Find each line below that includes "What", then copy it.

*** Opening of THE INPUT ***

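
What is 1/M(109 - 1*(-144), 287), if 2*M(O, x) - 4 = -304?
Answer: -1/150 ≈ -0.0066667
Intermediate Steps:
M(O, x) = -150 (M(O, x) = 2 + (1/2)*(-304) = 2 - 152 = -150)
1/M(109 - 1*(-144), 287) = 1/(-150) = -1/150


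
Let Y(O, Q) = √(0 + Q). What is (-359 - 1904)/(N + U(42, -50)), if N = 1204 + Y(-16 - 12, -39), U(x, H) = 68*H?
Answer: 1656516/1607485 + 2263*I*√39/4822455 ≈ 1.0305 + 0.0029305*I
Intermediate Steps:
Y(O, Q) = √Q
N = 1204 + I*√39 (N = 1204 + √(-39) = 1204 + I*√39 ≈ 1204.0 + 6.245*I)
(-359 - 1904)/(N + U(42, -50)) = (-359 - 1904)/((1204 + I*√39) + 68*(-50)) = -2263/((1204 + I*√39) - 3400) = -2263/(-2196 + I*√39)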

*** Close of THE INPUT ***

- **ANSWER FOR THE TASK**
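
What is 1/M(109 - 1*(-144), 287), if 2*M(O, x) - 4 = -304?
Let Y(O, Q) = √(0 + Q). What is (-359 - 1904)/(N + U(42, -50)), if N = 1204 + Y(-16 - 12, -39), U(x, H) = 68*H?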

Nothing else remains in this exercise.